=== Section Start ===

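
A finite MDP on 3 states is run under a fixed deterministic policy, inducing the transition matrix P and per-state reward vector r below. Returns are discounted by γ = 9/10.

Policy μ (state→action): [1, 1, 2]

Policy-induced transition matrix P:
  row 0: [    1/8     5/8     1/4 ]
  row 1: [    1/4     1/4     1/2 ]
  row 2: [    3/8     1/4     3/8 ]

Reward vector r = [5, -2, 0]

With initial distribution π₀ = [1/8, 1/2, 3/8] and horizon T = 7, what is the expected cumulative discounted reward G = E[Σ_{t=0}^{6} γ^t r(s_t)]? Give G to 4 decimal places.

G = 2.4296

t=0: π = [0.1250, 0.5000, 0.3750], E[r] = -0.3750, γ^t·E[r] = -0.375000, running G = -0.375000
t=1: π = [0.2813, 0.2969, 0.4219], E[r] = 0.8125, γ^t·E[r] = 0.731250, running G = 0.356250
t=2: π = [0.2676, 0.3555, 0.3770], E[r] = 0.6270, γ^t·E[r] = 0.507832, running G = 0.864082
t=3: π = [0.2637, 0.3503, 0.3860], E[r] = 0.6177, γ^t·E[r] = 0.450286, running G = 1.314368
t=4: π = [0.2653, 0.3489, 0.3858], E[r] = 0.6287, γ^t·E[r] = 0.412485, running G = 1.726853
t=5: π = [0.2651, 0.3495, 0.3854], E[r] = 0.6264, γ^t·E[r] = 0.369867, running G = 2.096720
t=6: π = [0.2650, 0.3494, 0.3856], E[r] = 0.6264, γ^t·E[r] = 0.332914, running G = 2.429634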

=== Section End ===

Problem to solve –
Without changing a word, write out each entry again.

Exercise output –
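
A finite MDP on 3 states is run under a fixed deterministic policy, inducing the transition matrix P and per-state reward vector r below. Returns are discounted by γ = 9/10.

Policy μ (state→action): [1, 1, 2]

Policy-induced transition matrix P:
  row 0: [    1/8     5/8     1/4 ]
  row 1: [    1/4     1/4     1/2 ]
  row 2: [    3/8     1/4     3/8 ]

Reward vector r = [5, -2, 0]

With initial distribution π₀ = [1/8, 1/2, 3/8] and horizon T = 7, what is the expected cumulative discounted reward G = E[Σ_{t=0}^{6} γ^t r(s_t)]? Give G to 4 decimal places.

G = 2.4296

t=0: π = [0.1250, 0.5000, 0.3750], E[r] = -0.3750, γ^t·E[r] = -0.375000, running G = -0.375000
t=1: π = [0.2813, 0.2969, 0.4219], E[r] = 0.8125, γ^t·E[r] = 0.731250, running G = 0.356250
t=2: π = [0.2676, 0.3555, 0.3770], E[r] = 0.6270, γ^t·E[r] = 0.507832, running G = 0.864082
t=3: π = [0.2637, 0.3503, 0.3860], E[r] = 0.6177, γ^t·E[r] = 0.450286, running G = 1.314368
t=4: π = [0.2653, 0.3489, 0.3858], E[r] = 0.6287, γ^t·E[r] = 0.412485, running G = 1.726853
t=5: π = [0.2651, 0.3495, 0.3854], E[r] = 0.6264, γ^t·E[r] = 0.369867, running G = 2.096720
t=6: π = [0.2650, 0.3494, 0.3856], E[r] = 0.6264, γ^t·E[r] = 0.332914, running G = 2.429634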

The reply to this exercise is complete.